Content starts
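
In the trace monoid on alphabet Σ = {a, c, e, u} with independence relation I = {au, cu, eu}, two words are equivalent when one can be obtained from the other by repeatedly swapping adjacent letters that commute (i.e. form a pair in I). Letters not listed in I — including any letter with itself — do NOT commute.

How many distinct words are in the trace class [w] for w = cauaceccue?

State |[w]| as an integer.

0(c) covers ∅
1(a) covers 0:c
2(u) covers ∅
3(a) covers 1:a
4(c) covers 3:a
5(e) covers 4:c
6(c) covers 5:e
7(c) covers 6:c
8(u) covers 2:u
9(e) covers 7:c
floor of heap: 0:c, 2:u
completions by unplaced set U, small U first (add the entries for U minus each lowest piece of U):
  |U|=1: {8}:1  {9}:1
  |U|=2: {2,8}:1  {7,9}:1  {8,9}:2
  |U|=3: {2,8,9}:3  {6,7,9}:1  {7,8,9}:3
  |U|=4: {2,7,8,9}:6  {5,6,7,9}:1  {6,7,8,9}:4
  |U|=5: {2,6,7,8,9}:10  {4,5,6,7,9}:1  {5,6,7,8,9}:5
  |U|=6: {2,5,6,7,8,9}:15  {3,4,5,6,7,9}:1  {4,5,6,7,8,9}:6
  |U|=7: {1,3,4,5,6,7,9}:1  {2,4,5,6,7,8,9}:21  {3,4,5,6,7,8,9}:7
  |U|=8: {0,1,3,4,5,6,7,9}:1  {1,3,4,5,6,7,8,9}:8  {2,3,4,5,6,7,8,9}:28
  start at 0(c): 36
  start at 2(u): 9
sum over floor = 45

45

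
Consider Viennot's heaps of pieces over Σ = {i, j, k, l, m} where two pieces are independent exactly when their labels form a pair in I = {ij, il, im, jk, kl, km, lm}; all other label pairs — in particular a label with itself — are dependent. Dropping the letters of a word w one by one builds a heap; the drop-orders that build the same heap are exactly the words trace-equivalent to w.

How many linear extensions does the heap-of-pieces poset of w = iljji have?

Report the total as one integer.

piece 0:i — minimal
piece 1:l — minimal
piece 2:j rests on {1:l}
piece 3:j rests on {2:j}
piece 4:i rests on {0:i}
minimal pieces: {0:i, 1:l}
ways to finish when only these pieces remain (= sum over removing one remaining piece with nothing left below it):
  1 left: {3}→1  {4}→1
  2 left: {0,4}→1  {2,3}→1  {3,4}→2
  3 left: {0,3,4}→3  {1,2,3}→1  {2,3,4}→3
  placing 0:i first → 4 extensions
  placing 1:l first → 6 extensions
total linear extensions = 10

10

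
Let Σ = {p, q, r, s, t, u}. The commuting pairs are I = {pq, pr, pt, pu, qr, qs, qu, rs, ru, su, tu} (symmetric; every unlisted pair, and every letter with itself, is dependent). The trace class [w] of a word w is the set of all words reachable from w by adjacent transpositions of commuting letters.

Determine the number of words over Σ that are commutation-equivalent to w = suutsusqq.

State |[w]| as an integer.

piece 0:s — minimal
piece 1:u — minimal
piece 2:u rests on {1:u}
piece 3:t rests on {0:s}
piece 4:s rests on {3:t}
piece 5:u rests on {2:u}
piece 6:s rests on {4:s}
piece 7:q rests on {3:t}
piece 8:q rests on {7:q}
minimal pieces: {0:s, 1:u}
ways to finish when only these pieces remain (= sum over removing one remaining piece with nothing left below it):
  1 left: {5}→1  {6}→1  {8}→1
  2 left: {2,5}→1  {4,6}→1  {5,6}→2  {5,8}→2  {6,8}→2  {7,8}→1
  3 left: {1,2,5}→1  {2,5,6}→3  {2,5,8}→3  {4,5,6}→3  {4,6,8}→3  {5,6,8}→6  {5,7,8}→3  {6,7,8}→3
  4 left: {1,2,5,6}→4  {1,2,5,8}→4  {2,4,5,6}→6  {2,5,6,8}→12  {2,5,7,8}→6  {4,5,6,8}→12  {4,6,7,8}→6  {5,6,7,8}→12
  5 left: {1,2,4,5,6}→10  {1,2,5,6,8}→20  {1,2,5,7,8}→10  {2,4,5,6,8}→30  {2,5,6,7,8}→30  {3,4,6,7,8}→6  {4,5,6,7,8}→30
  6 left: {0,3,4,6,7,8}→6  {1,2,4,5,6,8}→60  {1,2,5,6,7,8}→60  {2,4,5,6,7,8}→90  {3,4,5,6,7,8}→36
  7 left: {0,3,4,5,6,7,8}→42  {1,2,4,5,6,7,8}→210  {2,3,4,5,6,7,8}→126
  placing 0:s first → 336 extensions
  placing 1:u first → 168 extensions
total linear extensions = 504

504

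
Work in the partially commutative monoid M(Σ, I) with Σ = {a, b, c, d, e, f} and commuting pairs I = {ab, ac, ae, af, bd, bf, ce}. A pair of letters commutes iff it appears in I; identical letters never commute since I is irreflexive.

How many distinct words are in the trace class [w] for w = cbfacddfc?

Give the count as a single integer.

drop 0:c onto floor
drop 1:b onto {0:c}
drop 2:f onto {0:c}
drop 3:a onto floor
drop 4:c onto {1:b, 2:f}
drop 5:d onto {3:a, 4:c}
drop 6:d onto {5:d}
drop 7:f onto {6:d}
drop 8:c onto {7:f}
ground layer = {0:c, 3:a}
drop-orders for the pieces not yet dropped (sum over which currently-grounded one goes next):
  1 to go: {8} 1
  2 to go: {7,8} 1
  3 to go: {6,7,8} 1
  4 to go: {5,6,7,8} 1
  5 to go: {3,5,6,7,8} 1  {4,5,6,7,8} 1
  6 to go: {1,4,5,6,7,8} 1  {2,4,5,6,7,8} 1  {3,4,5,6,7,8} 2
  7 to go: {1,2,4,5,6,7,8} 2  {1,3,4,5,6,7,8} 3  {2,3,4,5,6,7,8} 3
  if 0:c drops first: 8 orders
  if 3:a drops first: 2 orders
heap linearizations: 10

10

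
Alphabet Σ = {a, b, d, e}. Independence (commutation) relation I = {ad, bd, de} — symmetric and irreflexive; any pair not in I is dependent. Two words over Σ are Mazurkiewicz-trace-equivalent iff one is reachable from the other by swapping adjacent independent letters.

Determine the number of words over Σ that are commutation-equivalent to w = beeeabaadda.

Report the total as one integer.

55

drop 0:b onto floor
drop 1:e onto {0:b}
drop 2:e onto {1:e}
drop 3:e onto {2:e}
drop 4:a onto {3:e}
drop 5:b onto {4:a}
drop 6:a onto {5:b}
drop 7:a onto {6:a}
drop 8:d onto floor
drop 9:d onto {8:d}
drop 10:a onto {7:a}
ground layer = {0:b, 8:d}
drop-orders for the pieces not yet dropped (sum over which currently-grounded one goes next):
  1 to go: {9} 1  {10} 1
  2 to go: {7,10} 1  {8,9} 1  {9,10} 2
  3 to go: {6,7,10} 1  {7,9,10} 3  {8,9,10} 3
  4 to go: {5,6,7,10} 1  {6,7,9,10} 4  {7,8,9,10} 6
  5 to go: {4,5,6,7,10} 1  {5,6,7,9,10} 5  {6,7,8,9,10} 10
  6 to go: {3,4,5,6,7,10} 1  {4,5,6,7,9,10} 6  {5,6,7,8,9,10} 15
  7 to go: {2,3,4,5,6,7,10} 1  {3,4,5,6,7,9,10} 7  {4,5,6,7,8,9,10} 21
  8 to go: {1,2,3,4,5,6,7,10} 1  {2,3,4,5,6,7,9,10} 8  {3,4,5,6,7,8,9,10} 28
  9 to go: {0,1,2,3,4,5,6,7,10} 1  {1,2,3,4,5,6,7,9,10} 9  {2,3,4,5,6,7,8,9,10} 36
  if 0:b drops first: 45 orders
  if 8:d drops first: 10 orders
heap linearizations: 55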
Content ends
TO DO
The answer should consist of every line from the listing above that includes the word "distinct".

SOLUTION TO THE PROBLEM
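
How many distinct words are in the trace class [w] for w = cauaceccue?
How many distinct words are in the trace class [w] for w = cbfacddfc?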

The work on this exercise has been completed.